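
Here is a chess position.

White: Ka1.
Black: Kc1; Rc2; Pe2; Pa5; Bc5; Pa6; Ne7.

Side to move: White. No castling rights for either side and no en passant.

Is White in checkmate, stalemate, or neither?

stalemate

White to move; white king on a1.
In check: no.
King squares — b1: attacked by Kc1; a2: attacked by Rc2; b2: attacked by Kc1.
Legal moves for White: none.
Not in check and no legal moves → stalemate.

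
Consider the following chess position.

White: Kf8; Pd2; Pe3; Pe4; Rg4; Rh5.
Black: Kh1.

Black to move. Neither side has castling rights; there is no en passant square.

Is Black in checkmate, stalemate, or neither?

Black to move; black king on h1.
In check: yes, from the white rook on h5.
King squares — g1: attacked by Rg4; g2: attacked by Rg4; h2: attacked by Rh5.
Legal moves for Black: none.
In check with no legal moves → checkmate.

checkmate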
______________________________
## Work required
Among the lines of the records, copy out each one that contains the word "chess".

## Task response
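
Here is a chess position.
Consider the following chess position.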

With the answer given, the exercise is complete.